+++ MATERIAL SHOWN

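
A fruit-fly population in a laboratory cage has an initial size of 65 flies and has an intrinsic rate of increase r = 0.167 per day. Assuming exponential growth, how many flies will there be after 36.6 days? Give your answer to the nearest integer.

29336 flies

N(t) = N₀·e^(rt) = 65 × e^(0.167×36.6) = 65 × e^6.112.
e^6.112 ≈ 451.33, so N ≈ 65 × 451.33 = 29336.5.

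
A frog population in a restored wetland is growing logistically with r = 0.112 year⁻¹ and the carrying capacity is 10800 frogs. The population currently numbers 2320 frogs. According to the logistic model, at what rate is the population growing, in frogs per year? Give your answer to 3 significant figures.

dN/dt = rN(1 − N/K) = 0.112 × 2320 × (1 − 2320/10800).
1 − 2320/10800 = 0.78519; dN/dt = 0.112 × 2320 × 0.78519 = 204.02.

204 frogs per year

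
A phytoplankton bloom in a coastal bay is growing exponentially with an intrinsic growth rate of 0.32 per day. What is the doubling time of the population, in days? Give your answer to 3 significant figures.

2.17 days

Doubling time t_d = ln(2)/r = 0.6931/0.32 = 2.1661.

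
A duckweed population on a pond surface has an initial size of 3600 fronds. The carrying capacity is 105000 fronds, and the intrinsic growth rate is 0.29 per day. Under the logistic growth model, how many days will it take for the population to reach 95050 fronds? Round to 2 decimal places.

19.29 days

A = (K − N₀)/N₀ = (105000 − 3600)/3600 = 28.167.
Solve 105000/(1 + 28.167·e^(−0.29t)) = 95050: 1 + 28.167·e^(−0.29t) = 1.1047, so e^(−0.29t) = 0.00371651.
−0.29·t = ln(0.00371651) = -5.595, so t = 5.595/0.29 = 19.293.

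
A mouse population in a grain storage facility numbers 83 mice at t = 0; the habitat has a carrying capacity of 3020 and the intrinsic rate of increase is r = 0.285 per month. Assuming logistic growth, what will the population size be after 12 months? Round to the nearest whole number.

1400 mice

A = (K − N₀)/N₀ = (3020 − 83)/83 = 35.386.
N(t) = K/(1 + A·e^(−rt)) = 3020/(1 + 35.386×e^(−0.285×12)).
e^(−3.42) = 0.032712; denominator = 1 + 35.386×0.032712 = 2.1575.
N = 3020/2.1575 = 1399.74.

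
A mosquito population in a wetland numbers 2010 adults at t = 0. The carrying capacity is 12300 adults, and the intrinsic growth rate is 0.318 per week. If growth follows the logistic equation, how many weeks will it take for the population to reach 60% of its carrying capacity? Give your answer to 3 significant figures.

6.41 weeks

A = (K − N₀)/N₀ = (12300 − 2010)/2010 = 5.1194.
Solve 12300/(1 + 5.1194·e^(−0.318t)) = 7380: 1 + 5.1194·e^(−0.318t) = 1.6667, so e^(−0.318t) = 0.130224.
−0.318·t = ln(0.130224) = -2.0385, so t = 2.0385/0.318 = 6.4104.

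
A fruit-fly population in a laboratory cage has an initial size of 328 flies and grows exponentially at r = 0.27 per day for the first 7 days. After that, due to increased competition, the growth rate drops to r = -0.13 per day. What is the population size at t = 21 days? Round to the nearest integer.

352 flies

Phase 1: N(7) = 328·e^(0.27×7) = 328·e^1.89 = 2171.15.
Phase 2 runs for 21 − 7 = 14 days at r = -0.13.
N(21) = 2171.15·e^(-0.13×14) = 2171.15·e^-1.82 = 351.783.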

++++++

**INSTRUCTIONS TO FOLLOW:**
Your answer should be the whole listing above, repeated exactly as it appears.

**WRITTEN SOLUTION:**
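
A fruit-fly population in a laboratory cage has an initial size of 65 flies and has an intrinsic rate of increase r = 0.167 per day. Assuming exponential growth, how many flies will there be after 36.6 days? Give your answer to the nearest integer.

29336 flies

N(t) = N₀·e^(rt) = 65 × e^(0.167×36.6) = 65 × e^6.112.
e^6.112 ≈ 451.33, so N ≈ 65 × 451.33 = 29336.5.

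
A frog population in a restored wetland is growing logistically with r = 0.112 year⁻¹ and the carrying capacity is 10800 frogs. The population currently numbers 2320 frogs. According to the logistic model, at what rate is the population growing, in frogs per year? Give your answer to 3 significant figures.

dN/dt = rN(1 − N/K) = 0.112 × 2320 × (1 − 2320/10800).
1 − 2320/10800 = 0.78519; dN/dt = 0.112 × 2320 × 0.78519 = 204.02.

204 frogs per year

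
A phytoplankton bloom in a coastal bay is growing exponentially with an intrinsic growth rate of 0.32 per day. What is the doubling time of the population, in days? Give your answer to 3 significant figures.

2.17 days

Doubling time t_d = ln(2)/r = 0.6931/0.32 = 2.1661.

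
A duckweed population on a pond surface has an initial size of 3600 fronds. The carrying capacity is 105000 fronds, and the intrinsic growth rate is 0.29 per day. Under the logistic growth model, how many days will it take for the population to reach 95050 fronds? Round to 2 decimal places.

19.29 days

A = (K − N₀)/N₀ = (105000 − 3600)/3600 = 28.167.
Solve 105000/(1 + 28.167·e^(−0.29t)) = 95050: 1 + 28.167·e^(−0.29t) = 1.1047, so e^(−0.29t) = 0.00371651.
−0.29·t = ln(0.00371651) = -5.595, so t = 5.595/0.29 = 19.293.

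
A mouse population in a grain storage facility numbers 83 mice at t = 0; the habitat has a carrying capacity of 3020 and the intrinsic rate of increase is r = 0.285 per month. Assuming logistic growth, what will the population size be after 12 months? Round to the nearest whole number.

1400 mice

A = (K − N₀)/N₀ = (3020 − 83)/83 = 35.386.
N(t) = K/(1 + A·e^(−rt)) = 3020/(1 + 35.386×e^(−0.285×12)).
e^(−3.42) = 0.032712; denominator = 1 + 35.386×0.032712 = 2.1575.
N = 3020/2.1575 = 1399.74.

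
A mosquito population in a wetland numbers 2010 adults at t = 0. The carrying capacity is 12300 adults, and the intrinsic growth rate is 0.318 per week. If growth follows the logistic equation, how many weeks will it take for the population to reach 60% of its carrying capacity? Give your answer to 3 significant figures.

6.41 weeks

A = (K − N₀)/N₀ = (12300 − 2010)/2010 = 5.1194.
Solve 12300/(1 + 5.1194·e^(−0.318t)) = 7380: 1 + 5.1194·e^(−0.318t) = 1.6667, so e^(−0.318t) = 0.130224.
−0.318·t = ln(0.130224) = -2.0385, so t = 2.0385/0.318 = 6.4104.

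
A fruit-fly population in a laboratory cage has an initial size of 328 flies and grows exponentially at r = 0.27 per day for the first 7 days. After that, due to increased competition, the growth rate drops to r = -0.13 per day. What is the population size at t = 21 days? Round to the nearest integer.

352 flies

Phase 1: N(7) = 328·e^(0.27×7) = 328·e^1.89 = 2171.15.
Phase 2 runs for 21 − 7 = 14 days at r = -0.13.
N(21) = 2171.15·e^(-0.13×14) = 2171.15·e^-1.82 = 351.783.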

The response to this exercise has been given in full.